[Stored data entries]
****************

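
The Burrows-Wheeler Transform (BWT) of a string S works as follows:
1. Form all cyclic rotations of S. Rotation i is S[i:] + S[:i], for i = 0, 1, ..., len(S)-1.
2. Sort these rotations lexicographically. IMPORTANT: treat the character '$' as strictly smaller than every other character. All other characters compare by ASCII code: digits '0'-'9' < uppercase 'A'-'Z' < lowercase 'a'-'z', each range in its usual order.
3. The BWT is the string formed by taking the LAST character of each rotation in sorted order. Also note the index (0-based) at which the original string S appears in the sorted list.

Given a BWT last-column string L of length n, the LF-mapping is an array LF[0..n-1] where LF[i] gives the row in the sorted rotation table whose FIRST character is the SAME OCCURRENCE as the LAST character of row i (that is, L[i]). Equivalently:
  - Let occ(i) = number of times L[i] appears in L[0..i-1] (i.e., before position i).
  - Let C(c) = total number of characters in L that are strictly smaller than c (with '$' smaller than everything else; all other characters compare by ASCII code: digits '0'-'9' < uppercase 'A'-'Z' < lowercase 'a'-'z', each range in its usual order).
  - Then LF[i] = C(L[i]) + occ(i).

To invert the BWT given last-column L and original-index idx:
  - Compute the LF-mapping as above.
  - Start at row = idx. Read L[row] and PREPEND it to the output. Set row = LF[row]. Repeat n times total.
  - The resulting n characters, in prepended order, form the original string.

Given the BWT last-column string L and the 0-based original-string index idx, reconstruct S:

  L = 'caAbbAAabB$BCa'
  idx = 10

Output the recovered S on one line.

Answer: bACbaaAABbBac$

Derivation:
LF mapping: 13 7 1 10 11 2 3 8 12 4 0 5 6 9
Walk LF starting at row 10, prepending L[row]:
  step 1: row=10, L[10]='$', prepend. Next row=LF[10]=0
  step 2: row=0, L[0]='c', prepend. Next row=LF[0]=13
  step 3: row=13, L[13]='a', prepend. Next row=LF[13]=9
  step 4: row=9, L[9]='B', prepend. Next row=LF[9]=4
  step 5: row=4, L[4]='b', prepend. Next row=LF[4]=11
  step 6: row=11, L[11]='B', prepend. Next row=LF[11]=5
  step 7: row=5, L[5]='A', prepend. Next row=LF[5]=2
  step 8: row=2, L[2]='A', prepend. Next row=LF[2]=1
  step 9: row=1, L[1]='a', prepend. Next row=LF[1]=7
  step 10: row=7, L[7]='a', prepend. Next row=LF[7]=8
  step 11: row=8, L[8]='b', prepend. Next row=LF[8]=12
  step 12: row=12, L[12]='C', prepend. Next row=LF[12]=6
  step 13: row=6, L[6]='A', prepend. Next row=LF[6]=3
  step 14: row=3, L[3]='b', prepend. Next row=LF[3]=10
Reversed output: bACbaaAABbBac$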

****************

Work request:
Output all lines from the beginning of the data up to the line holding "2. Sort these", that line included, exactly as written.

Task response:
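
The Burrows-Wheeler Transform (BWT) of a string S works as follows:
1. Form all cyclic rotations of S. Rotation i is S[i:] + S[:i], for i = 0, 1, ..., len(S)-1.
2. Sort these rotations lexicographically. IMPORTANT: treat the character '$' as strictly smaller than every other character. All other characters compare by ASCII code: digits '0'-'9' < uppercase 'A'-'Z' < lowercase 'a'-'z', each range in its usual order.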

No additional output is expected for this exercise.